**TASK DESCRIPTION**
Each line of the data below that includes the string "price" must be copied.

=-=-=

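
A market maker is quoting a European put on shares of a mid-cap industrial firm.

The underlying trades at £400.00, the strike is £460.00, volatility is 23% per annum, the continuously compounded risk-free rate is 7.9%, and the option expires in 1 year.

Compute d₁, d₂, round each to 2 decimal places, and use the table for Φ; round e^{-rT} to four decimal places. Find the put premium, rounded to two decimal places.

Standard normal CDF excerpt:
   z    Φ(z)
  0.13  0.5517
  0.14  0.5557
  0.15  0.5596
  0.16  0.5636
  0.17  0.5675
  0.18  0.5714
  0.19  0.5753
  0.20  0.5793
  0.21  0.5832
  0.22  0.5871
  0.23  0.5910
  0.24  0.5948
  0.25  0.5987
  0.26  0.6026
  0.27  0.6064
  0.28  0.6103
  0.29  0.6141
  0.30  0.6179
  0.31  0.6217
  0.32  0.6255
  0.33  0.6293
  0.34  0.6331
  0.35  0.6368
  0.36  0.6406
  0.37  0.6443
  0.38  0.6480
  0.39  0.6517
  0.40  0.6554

£51.59

T = 1;  σ√T = 0.2300
d₁ = [ln(400/460) + (0.079 + 0.23²/2)·1] / 0.2300 = [-0.1398 + 0.1055] / 0.2300 = -0.1492 → -0.15
d₂ = d₁ − σ√T = -0.1492 − 0.2300 = -0.3792 → -0.38
e^(−rT) = e^(−0.079·1) = 0.9240
N(−d₂) = N(0.38) = 0.6480;  N(−d₁) = N(0.15) = 0.5596
P = 460·0.9240·0.6480 − 400·0.5596 = 275.4259 − 223.8400 = 51.5859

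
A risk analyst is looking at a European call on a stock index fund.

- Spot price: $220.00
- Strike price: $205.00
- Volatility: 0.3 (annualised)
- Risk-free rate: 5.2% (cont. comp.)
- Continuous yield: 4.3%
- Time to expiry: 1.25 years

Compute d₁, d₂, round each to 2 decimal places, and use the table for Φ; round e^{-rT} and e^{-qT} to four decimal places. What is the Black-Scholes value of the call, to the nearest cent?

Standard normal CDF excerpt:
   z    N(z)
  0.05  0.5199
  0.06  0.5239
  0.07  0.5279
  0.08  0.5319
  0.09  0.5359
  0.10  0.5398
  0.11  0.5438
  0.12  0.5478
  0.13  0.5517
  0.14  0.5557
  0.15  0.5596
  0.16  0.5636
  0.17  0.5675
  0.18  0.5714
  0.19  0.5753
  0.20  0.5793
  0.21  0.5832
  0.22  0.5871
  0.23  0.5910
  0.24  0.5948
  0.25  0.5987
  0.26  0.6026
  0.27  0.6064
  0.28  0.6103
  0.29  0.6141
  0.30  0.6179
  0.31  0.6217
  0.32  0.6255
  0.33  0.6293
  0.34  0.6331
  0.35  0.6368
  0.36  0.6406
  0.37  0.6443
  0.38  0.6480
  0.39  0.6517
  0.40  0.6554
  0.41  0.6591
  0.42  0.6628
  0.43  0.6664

σ√T = 0.3·√1.25 = 0.3354
d₁ = [ln(220/205) + (0.052 − 0.043 + 0.3²/2)·1.25] / 0.3354 = [0.0706 + 0.0675] / 0.3354 = 0.4118 ≈ 0.41
d₂ = d₁ − σ√T = 0.4118 − 0.3354 = 0.0764 ≈ 0.08
e^(−qT) = e^(−0.043·1.25) = 0.9477;  e^(−rT) = e^(−0.052·1.25) = 0.9371
N(d₁) = N(0.41) = 0.6591;  N(d₂) = N(0.08) = 0.5319
C = 220·0.9477·0.6591 − 205·0.9371·0.5319 = 137.4184 − 102.1809 = 35.2375

$35.24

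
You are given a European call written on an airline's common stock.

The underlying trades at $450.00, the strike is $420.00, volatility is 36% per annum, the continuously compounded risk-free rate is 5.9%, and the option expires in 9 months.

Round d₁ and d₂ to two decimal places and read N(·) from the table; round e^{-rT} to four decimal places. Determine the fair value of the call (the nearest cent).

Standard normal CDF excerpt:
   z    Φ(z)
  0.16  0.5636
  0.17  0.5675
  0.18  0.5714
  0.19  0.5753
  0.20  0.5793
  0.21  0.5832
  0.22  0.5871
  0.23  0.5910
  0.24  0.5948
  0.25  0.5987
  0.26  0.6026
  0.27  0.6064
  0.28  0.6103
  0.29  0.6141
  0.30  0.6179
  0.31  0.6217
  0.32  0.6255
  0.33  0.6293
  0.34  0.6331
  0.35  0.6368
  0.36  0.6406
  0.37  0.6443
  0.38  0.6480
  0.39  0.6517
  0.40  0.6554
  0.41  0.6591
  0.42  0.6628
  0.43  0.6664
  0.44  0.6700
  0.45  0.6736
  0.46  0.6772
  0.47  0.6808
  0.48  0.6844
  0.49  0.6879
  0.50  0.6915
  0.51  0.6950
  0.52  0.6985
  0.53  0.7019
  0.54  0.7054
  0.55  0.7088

σ√T = 0.36·√0.75 = 0.3118
d₁ = [ln(450/420) + (0.059 + 0.36²/2)·0.75] / 0.3118 = [0.0690 + 0.0928] / 0.3118 = 0.5191 → 0.52
d₂ = d₁ − σ√T = 0.5191 − 0.3118 = 0.2073 → 0.21
exp(−rT) = exp(−0.059·0.75) = 0.9567
C = 450·N(0.52) − 420·0.9567·N(0.21) = 450·0.6985 − 420·0.9567·0.5832 = 314.3250 − 234.3379 = 79.9871

$79.99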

=-=-=

**SOLUTION FOR THIS PROBLEM**
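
- Spot price: $220.00
- Strike price: $205.00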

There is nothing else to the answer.